Stored entries>
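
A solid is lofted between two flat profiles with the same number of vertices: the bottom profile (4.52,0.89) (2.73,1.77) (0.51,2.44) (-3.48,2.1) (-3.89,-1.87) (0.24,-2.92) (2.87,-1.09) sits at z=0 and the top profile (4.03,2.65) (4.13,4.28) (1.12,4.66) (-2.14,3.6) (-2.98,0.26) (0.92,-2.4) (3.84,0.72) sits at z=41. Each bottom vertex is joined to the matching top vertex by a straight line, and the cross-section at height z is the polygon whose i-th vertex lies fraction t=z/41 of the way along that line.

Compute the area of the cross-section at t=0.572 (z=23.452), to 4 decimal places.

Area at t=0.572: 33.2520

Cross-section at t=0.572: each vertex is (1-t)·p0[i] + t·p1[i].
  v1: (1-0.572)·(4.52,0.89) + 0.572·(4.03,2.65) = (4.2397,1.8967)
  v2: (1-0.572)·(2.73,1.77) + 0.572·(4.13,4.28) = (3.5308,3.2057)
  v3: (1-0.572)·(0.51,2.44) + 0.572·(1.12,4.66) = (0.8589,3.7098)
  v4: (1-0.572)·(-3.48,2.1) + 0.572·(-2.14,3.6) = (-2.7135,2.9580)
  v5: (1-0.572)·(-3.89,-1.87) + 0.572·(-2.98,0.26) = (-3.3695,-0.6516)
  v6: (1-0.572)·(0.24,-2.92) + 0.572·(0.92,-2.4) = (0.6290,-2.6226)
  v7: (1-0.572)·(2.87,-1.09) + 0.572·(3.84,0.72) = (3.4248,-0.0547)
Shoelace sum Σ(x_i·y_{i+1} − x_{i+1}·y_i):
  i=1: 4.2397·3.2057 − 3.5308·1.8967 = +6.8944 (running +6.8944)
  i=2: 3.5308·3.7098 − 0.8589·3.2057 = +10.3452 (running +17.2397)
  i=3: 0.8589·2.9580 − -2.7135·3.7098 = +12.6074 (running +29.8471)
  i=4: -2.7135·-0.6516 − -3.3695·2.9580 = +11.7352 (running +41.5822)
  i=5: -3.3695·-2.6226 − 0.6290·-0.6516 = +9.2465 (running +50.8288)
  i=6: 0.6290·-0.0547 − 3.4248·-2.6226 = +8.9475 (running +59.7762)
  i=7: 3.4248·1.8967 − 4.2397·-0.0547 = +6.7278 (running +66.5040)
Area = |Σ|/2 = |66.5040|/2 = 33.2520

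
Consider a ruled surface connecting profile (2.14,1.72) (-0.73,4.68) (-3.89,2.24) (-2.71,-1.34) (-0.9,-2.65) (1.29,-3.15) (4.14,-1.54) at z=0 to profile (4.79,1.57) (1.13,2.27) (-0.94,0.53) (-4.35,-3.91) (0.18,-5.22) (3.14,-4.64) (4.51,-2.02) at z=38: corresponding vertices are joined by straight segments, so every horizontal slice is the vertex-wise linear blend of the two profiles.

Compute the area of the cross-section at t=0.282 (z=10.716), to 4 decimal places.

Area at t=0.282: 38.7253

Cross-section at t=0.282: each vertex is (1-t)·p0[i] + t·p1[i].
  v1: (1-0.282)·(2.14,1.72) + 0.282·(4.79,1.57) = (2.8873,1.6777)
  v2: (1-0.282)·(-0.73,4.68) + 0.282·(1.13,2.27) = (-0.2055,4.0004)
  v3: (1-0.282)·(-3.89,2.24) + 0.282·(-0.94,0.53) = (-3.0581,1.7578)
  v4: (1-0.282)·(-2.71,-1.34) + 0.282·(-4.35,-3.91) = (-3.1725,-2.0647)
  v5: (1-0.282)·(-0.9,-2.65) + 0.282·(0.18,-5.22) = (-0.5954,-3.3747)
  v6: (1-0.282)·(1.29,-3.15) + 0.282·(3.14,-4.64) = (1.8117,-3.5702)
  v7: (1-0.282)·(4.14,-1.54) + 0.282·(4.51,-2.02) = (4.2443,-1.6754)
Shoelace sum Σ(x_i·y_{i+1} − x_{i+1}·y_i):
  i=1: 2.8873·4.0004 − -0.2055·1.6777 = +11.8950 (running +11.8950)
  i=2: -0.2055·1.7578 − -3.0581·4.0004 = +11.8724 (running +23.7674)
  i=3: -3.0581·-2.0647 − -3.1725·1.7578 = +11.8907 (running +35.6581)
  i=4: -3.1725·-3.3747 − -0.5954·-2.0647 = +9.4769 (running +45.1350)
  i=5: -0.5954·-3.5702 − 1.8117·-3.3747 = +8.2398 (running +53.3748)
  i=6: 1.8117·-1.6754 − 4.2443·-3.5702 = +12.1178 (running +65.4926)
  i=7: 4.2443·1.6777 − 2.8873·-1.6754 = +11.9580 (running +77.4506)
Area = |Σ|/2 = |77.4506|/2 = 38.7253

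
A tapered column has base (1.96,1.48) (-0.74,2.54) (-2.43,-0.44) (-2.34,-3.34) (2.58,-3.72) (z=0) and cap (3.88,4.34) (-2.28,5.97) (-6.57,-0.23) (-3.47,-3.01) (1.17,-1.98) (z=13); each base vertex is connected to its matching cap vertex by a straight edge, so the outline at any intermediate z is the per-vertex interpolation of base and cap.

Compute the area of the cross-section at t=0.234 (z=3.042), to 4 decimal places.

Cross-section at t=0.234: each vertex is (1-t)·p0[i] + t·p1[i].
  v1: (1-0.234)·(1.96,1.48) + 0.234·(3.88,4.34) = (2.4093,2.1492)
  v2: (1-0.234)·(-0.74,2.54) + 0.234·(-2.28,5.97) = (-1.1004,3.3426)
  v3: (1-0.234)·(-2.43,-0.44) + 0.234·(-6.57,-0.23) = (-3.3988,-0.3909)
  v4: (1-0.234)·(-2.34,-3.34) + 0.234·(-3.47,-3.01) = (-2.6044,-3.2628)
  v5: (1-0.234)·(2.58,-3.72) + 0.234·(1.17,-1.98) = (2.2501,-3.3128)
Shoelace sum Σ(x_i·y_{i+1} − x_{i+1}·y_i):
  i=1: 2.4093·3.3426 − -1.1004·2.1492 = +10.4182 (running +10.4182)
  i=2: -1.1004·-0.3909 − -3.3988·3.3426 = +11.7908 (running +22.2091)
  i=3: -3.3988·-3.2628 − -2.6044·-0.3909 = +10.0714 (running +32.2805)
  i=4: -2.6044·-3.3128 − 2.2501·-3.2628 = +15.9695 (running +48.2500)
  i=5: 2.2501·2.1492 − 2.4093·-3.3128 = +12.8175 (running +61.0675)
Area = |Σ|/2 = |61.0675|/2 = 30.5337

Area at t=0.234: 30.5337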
---
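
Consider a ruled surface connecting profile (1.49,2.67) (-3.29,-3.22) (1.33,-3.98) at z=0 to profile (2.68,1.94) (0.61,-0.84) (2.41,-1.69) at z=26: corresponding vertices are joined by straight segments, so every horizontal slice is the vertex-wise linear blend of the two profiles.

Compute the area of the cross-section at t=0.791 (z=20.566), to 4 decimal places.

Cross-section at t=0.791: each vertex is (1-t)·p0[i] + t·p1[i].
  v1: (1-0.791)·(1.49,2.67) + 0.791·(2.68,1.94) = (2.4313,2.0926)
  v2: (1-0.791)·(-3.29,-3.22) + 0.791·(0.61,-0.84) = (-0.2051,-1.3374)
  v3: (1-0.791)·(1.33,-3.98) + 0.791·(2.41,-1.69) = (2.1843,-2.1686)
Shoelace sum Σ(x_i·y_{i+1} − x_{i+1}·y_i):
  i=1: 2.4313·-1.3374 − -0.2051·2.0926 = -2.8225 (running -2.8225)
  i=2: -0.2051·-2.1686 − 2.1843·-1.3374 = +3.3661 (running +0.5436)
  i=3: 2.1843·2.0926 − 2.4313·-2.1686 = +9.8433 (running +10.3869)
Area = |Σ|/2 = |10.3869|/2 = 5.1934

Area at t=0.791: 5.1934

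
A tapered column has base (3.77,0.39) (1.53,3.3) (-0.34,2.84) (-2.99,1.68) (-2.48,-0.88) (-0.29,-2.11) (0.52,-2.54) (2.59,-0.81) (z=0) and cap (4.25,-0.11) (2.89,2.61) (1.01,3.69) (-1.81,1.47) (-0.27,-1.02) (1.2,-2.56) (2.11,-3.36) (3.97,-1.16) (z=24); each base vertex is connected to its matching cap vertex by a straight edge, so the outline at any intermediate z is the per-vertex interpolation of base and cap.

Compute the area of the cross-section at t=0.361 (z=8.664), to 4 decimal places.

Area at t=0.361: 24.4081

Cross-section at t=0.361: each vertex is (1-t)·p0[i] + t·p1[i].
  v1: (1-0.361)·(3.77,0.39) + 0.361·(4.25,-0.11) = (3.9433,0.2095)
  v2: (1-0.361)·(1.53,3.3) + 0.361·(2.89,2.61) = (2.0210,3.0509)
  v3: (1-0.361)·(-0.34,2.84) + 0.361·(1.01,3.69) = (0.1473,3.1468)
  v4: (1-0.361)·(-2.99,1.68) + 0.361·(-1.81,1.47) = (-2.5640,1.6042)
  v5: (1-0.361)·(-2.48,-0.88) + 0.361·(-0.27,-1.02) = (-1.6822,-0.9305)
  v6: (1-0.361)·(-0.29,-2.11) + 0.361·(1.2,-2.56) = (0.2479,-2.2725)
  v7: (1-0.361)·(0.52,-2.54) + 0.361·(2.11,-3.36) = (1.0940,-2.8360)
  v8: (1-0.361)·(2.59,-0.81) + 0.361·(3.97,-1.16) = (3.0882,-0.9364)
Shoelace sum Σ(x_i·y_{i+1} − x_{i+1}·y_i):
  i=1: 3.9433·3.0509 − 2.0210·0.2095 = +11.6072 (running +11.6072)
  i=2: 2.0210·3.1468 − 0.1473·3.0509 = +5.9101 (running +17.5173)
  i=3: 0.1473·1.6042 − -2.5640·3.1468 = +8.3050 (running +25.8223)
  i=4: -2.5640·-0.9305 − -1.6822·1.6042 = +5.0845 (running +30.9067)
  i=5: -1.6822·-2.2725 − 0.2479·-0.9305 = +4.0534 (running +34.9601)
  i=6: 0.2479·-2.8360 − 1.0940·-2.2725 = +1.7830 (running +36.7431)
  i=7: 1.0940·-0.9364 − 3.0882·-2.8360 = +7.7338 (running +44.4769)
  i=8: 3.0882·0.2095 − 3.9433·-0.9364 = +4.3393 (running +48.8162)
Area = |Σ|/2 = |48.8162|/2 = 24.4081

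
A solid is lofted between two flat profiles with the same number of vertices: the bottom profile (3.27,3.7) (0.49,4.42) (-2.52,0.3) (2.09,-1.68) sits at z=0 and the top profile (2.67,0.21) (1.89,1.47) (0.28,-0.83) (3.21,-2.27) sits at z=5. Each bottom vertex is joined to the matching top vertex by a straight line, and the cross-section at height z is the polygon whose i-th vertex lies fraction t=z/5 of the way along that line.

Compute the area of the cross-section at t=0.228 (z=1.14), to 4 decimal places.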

TASK REQUIREMENTS> Output the lines above exactly, but only those between the line holding "Consider a ruled surface connecting profile (1.49,2.67)" and the line holding "A tapered column has base (3.77,0.39)", inclusive.

EXERCISE RESPONSE>
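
Consider a ruled surface connecting profile (1.49,2.67) (-3.29,-3.22) (1.33,-3.98) at z=0 to profile (2.68,1.94) (0.61,-0.84) (2.41,-1.69) at z=26: corresponding vertices are joined by straight segments, so every horizontal slice is the vertex-wise linear blend of the two profiles.

Compute the area of the cross-section at t=0.791 (z=20.566), to 4 decimal places.

Cross-section at t=0.791: each vertex is (1-t)·p0[i] + t·p1[i].
  v1: (1-0.791)·(1.49,2.67) + 0.791·(2.68,1.94) = (2.4313,2.0926)
  v2: (1-0.791)·(-3.29,-3.22) + 0.791·(0.61,-0.84) = (-0.2051,-1.3374)
  v3: (1-0.791)·(1.33,-3.98) + 0.791·(2.41,-1.69) = (2.1843,-2.1686)
Shoelace sum Σ(x_i·y_{i+1} − x_{i+1}·y_i):
  i=1: 2.4313·-1.3374 − -0.2051·2.0926 = -2.8225 (running -2.8225)
  i=2: -0.2051·-2.1686 − 2.1843·-1.3374 = +3.3661 (running +0.5436)
  i=3: 2.1843·2.0926 − 2.4313·-2.1686 = +9.8433 (running +10.3869)
Area = |Σ|/2 = |10.3869|/2 = 5.1934

Area at t=0.791: 5.1934

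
A tapered column has base (3.77,0.39) (1.53,3.3) (-0.34,2.84) (-2.99,1.68) (-2.48,-0.88) (-0.29,-2.11) (0.52,-2.54) (2.59,-0.81) (z=0) and cap (4.25,-0.11) (2.89,2.61) (1.01,3.69) (-1.81,1.47) (-0.27,-1.02) (1.2,-2.56) (2.11,-3.36) (3.97,-1.16) (z=24); each base vertex is connected to its matching cap vertex by a straight edge, so the outline at any intermediate z is the per-vertex interpolation of base and cap.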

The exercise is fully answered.